Task description: Copy out the data below verbatim.
┌─ Task input
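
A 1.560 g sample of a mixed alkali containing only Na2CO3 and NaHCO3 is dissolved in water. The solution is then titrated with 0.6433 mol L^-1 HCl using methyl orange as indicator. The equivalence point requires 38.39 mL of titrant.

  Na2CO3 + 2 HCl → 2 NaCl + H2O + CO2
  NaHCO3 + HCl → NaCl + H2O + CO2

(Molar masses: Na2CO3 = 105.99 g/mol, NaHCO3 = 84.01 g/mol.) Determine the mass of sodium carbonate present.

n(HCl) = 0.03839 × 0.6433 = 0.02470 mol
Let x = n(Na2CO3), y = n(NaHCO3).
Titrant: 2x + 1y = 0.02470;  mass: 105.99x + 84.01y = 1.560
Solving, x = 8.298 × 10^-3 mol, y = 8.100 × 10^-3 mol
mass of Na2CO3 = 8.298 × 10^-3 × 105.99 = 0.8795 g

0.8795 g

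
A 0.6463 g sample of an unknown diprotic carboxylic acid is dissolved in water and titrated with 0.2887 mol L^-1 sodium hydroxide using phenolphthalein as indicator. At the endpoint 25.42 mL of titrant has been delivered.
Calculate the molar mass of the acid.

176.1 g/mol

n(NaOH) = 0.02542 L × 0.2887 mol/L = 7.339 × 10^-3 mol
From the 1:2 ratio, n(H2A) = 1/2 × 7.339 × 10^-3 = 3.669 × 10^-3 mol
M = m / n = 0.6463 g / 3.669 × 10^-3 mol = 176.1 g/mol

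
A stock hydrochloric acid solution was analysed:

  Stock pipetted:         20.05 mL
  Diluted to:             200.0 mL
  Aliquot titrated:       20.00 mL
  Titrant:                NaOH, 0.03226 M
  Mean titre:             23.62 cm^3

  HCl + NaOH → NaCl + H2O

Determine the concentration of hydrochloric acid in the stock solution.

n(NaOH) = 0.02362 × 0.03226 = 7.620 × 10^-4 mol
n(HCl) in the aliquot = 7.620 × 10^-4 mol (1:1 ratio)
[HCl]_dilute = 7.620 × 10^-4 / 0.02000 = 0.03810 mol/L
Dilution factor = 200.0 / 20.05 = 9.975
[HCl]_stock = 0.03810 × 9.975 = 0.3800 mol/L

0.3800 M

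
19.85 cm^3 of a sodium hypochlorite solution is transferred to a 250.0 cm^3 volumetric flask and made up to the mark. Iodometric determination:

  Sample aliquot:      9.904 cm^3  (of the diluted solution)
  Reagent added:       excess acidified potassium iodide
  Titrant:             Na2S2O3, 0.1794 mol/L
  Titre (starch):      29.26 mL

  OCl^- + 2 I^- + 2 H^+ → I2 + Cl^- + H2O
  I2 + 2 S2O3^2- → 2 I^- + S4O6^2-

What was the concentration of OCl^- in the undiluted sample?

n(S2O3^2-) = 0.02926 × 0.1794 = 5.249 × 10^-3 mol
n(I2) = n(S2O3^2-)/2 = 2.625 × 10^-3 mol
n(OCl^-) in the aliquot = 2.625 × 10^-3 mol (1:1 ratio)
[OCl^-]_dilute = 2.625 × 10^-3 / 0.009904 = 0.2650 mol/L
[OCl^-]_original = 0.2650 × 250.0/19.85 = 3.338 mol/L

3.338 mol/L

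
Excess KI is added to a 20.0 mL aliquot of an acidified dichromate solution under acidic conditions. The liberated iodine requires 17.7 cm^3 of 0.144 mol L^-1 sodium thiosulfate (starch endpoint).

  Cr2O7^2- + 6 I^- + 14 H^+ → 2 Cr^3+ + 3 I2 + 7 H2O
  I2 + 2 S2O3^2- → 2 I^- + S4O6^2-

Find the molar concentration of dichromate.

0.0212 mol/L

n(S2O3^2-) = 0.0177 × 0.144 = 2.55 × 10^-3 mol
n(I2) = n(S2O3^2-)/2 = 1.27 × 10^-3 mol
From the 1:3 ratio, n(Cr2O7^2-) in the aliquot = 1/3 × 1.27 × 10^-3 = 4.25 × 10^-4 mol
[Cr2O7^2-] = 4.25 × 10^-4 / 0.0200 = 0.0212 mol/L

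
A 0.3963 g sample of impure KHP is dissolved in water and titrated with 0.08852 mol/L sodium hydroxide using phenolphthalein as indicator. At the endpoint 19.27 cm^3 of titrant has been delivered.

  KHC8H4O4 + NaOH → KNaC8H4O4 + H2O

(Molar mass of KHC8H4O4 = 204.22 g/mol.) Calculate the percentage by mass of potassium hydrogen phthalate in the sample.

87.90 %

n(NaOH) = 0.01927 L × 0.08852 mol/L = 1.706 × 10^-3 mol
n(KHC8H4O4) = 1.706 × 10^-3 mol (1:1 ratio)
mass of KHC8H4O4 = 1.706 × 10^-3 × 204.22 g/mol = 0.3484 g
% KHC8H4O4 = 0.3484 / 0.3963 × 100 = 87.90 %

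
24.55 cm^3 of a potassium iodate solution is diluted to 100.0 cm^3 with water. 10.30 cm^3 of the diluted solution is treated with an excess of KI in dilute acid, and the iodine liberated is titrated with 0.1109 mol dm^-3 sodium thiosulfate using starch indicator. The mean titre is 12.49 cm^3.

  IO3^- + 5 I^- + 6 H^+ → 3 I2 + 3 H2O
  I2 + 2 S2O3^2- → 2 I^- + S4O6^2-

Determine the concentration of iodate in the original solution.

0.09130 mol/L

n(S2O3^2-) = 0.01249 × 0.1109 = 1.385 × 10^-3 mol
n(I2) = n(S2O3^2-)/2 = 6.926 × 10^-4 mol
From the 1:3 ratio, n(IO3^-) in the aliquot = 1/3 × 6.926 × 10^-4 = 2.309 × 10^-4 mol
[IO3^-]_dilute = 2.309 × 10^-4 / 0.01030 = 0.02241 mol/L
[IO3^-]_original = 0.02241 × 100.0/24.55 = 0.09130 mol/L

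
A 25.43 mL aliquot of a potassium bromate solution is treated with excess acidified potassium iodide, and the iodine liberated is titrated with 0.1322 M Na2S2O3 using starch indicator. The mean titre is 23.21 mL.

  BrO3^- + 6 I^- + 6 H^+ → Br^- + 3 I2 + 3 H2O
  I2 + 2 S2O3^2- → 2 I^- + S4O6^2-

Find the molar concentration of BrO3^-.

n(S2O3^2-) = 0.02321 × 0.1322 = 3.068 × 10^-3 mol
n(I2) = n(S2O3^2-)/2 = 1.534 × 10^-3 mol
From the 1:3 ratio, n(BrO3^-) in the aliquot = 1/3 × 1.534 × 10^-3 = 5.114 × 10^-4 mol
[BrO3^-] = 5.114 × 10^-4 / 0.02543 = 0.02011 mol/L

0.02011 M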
└─
Output:
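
A 1.560 g sample of a mixed alkali containing only Na2CO3 and NaHCO3 is dissolved in water. The solution is then titrated with 0.6433 mol L^-1 HCl using methyl orange as indicator. The equivalence point requires 38.39 mL of titrant.

  Na2CO3 + 2 HCl → 2 NaCl + H2O + CO2
  NaHCO3 + HCl → NaCl + H2O + CO2

(Molar masses: Na2CO3 = 105.99 g/mol, NaHCO3 = 84.01 g/mol.) Determine the mass of sodium carbonate present.

n(HCl) = 0.03839 × 0.6433 = 0.02470 mol
Let x = n(Na2CO3), y = n(NaHCO3).
Titrant: 2x + 1y = 0.02470;  mass: 105.99x + 84.01y = 1.560
Solving, x = 8.298 × 10^-3 mol, y = 8.100 × 10^-3 mol
mass of Na2CO3 = 8.298 × 10^-3 × 105.99 = 0.8795 g

0.8795 g

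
A 0.6463 g sample of an unknown diprotic carboxylic acid is dissolved in water and titrated with 0.2887 mol L^-1 sodium hydroxide using phenolphthalein as indicator. At the endpoint 25.42 mL of titrant has been delivered.
Calculate the molar mass of the acid.

176.1 g/mol

n(NaOH) = 0.02542 L × 0.2887 mol/L = 7.339 × 10^-3 mol
From the 1:2 ratio, n(H2A) = 1/2 × 7.339 × 10^-3 = 3.669 × 10^-3 mol
M = m / n = 0.6463 g / 3.669 × 10^-3 mol = 176.1 g/mol

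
A stock hydrochloric acid solution was analysed:

  Stock pipetted:         20.05 mL
  Diluted to:             200.0 mL
  Aliquot titrated:       20.00 mL
  Titrant:                NaOH, 0.03226 M
  Mean titre:             23.62 cm^3

  HCl + NaOH → NaCl + H2O

Determine the concentration of hydrochloric acid in the stock solution.

n(NaOH) = 0.02362 × 0.03226 = 7.620 × 10^-4 mol
n(HCl) in the aliquot = 7.620 × 10^-4 mol (1:1 ratio)
[HCl]_dilute = 7.620 × 10^-4 / 0.02000 = 0.03810 mol/L
Dilution factor = 200.0 / 20.05 = 9.975
[HCl]_stock = 0.03810 × 9.975 = 0.3800 mol/L

0.3800 M

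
19.85 cm^3 of a sodium hypochlorite solution is transferred to a 250.0 cm^3 volumetric flask and made up to the mark. Iodometric determination:

  Sample aliquot:      9.904 cm^3  (of the diluted solution)
  Reagent added:       excess acidified potassium iodide
  Titrant:             Na2S2O3, 0.1794 mol/L
  Titre (starch):      29.26 mL

  OCl^- + 2 I^- + 2 H^+ → I2 + Cl^- + H2O
  I2 + 2 S2O3^2- → 2 I^- + S4O6^2-

What was the concentration of OCl^- in the undiluted sample?

n(S2O3^2-) = 0.02926 × 0.1794 = 5.249 × 10^-3 mol
n(I2) = n(S2O3^2-)/2 = 2.625 × 10^-3 mol
n(OCl^-) in the aliquot = 2.625 × 10^-3 mol (1:1 ratio)
[OCl^-]_dilute = 2.625 × 10^-3 / 0.009904 = 0.2650 mol/L
[OCl^-]_original = 0.2650 × 250.0/19.85 = 3.338 mol/L

3.338 mol/L

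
Excess KI is added to a 20.0 mL aliquot of an acidified dichromate solution under acidic conditions. The liberated iodine requires 17.7 cm^3 of 0.144 mol L^-1 sodium thiosulfate (starch endpoint).

  Cr2O7^2- + 6 I^- + 14 H^+ → 2 Cr^3+ + 3 I2 + 7 H2O
  I2 + 2 S2O3^2- → 2 I^- + S4O6^2-

Find the molar concentration of dichromate.

0.0212 mol/L

n(S2O3^2-) = 0.0177 × 0.144 = 2.55 × 10^-3 mol
n(I2) = n(S2O3^2-)/2 = 1.27 × 10^-3 mol
From the 1:3 ratio, n(Cr2O7^2-) in the aliquot = 1/3 × 1.27 × 10^-3 = 4.25 × 10^-4 mol
[Cr2O7^2-] = 4.25 × 10^-4 / 0.0200 = 0.0212 mol/L

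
A 0.3963 g sample of impure KHP is dissolved in water and titrated with 0.08852 mol/L sodium hydroxide using phenolphthalein as indicator. At the endpoint 19.27 cm^3 of titrant has been delivered.

  KHC8H4O4 + NaOH → KNaC8H4O4 + H2O

(Molar mass of KHC8H4O4 = 204.22 g/mol.) Calculate the percentage by mass of potassium hydrogen phthalate in the sample.

87.90 %

n(NaOH) = 0.01927 L × 0.08852 mol/L = 1.706 × 10^-3 mol
n(KHC8H4O4) = 1.706 × 10^-3 mol (1:1 ratio)
mass of KHC8H4O4 = 1.706 × 10^-3 × 204.22 g/mol = 0.3484 g
% KHC8H4O4 = 0.3484 / 0.3963 × 100 = 87.90 %

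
24.55 cm^3 of a potassium iodate solution is diluted to 100.0 cm^3 with water. 10.30 cm^3 of the diluted solution is treated with an excess of KI in dilute acid, and the iodine liberated is titrated with 0.1109 mol dm^-3 sodium thiosulfate using starch indicator. The mean titre is 12.49 cm^3.

  IO3^- + 5 I^- + 6 H^+ → 3 I2 + 3 H2O
  I2 + 2 S2O3^2- → 2 I^- + S4O6^2-

Determine the concentration of iodate in the original solution.

0.09130 mol/L

n(S2O3^2-) = 0.01249 × 0.1109 = 1.385 × 10^-3 mol
n(I2) = n(S2O3^2-)/2 = 6.926 × 10^-4 mol
From the 1:3 ratio, n(IO3^-) in the aliquot = 1/3 × 6.926 × 10^-4 = 2.309 × 10^-4 mol
[IO3^-]_dilute = 2.309 × 10^-4 / 0.01030 = 0.02241 mol/L
[IO3^-]_original = 0.02241 × 100.0/24.55 = 0.09130 mol/L

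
A 25.43 mL aliquot of a potassium bromate solution is treated with excess acidified potassium iodide, and the iodine liberated is titrated with 0.1322 M Na2S2O3 using starch indicator. The mean titre is 23.21 mL.

  BrO3^- + 6 I^- + 6 H^+ → Br^- + 3 I2 + 3 H2O
  I2 + 2 S2O3^2- → 2 I^- + S4O6^2-

Find the molar concentration of BrO3^-.

n(S2O3^2-) = 0.02321 × 0.1322 = 3.068 × 10^-3 mol
n(I2) = n(S2O3^2-)/2 = 1.534 × 10^-3 mol
From the 1:3 ratio, n(BrO3^-) in the aliquot = 1/3 × 1.534 × 10^-3 = 5.114 × 10^-4 mol
[BrO3^-] = 5.114 × 10^-4 / 0.02543 = 0.02011 mol/L

0.02011 M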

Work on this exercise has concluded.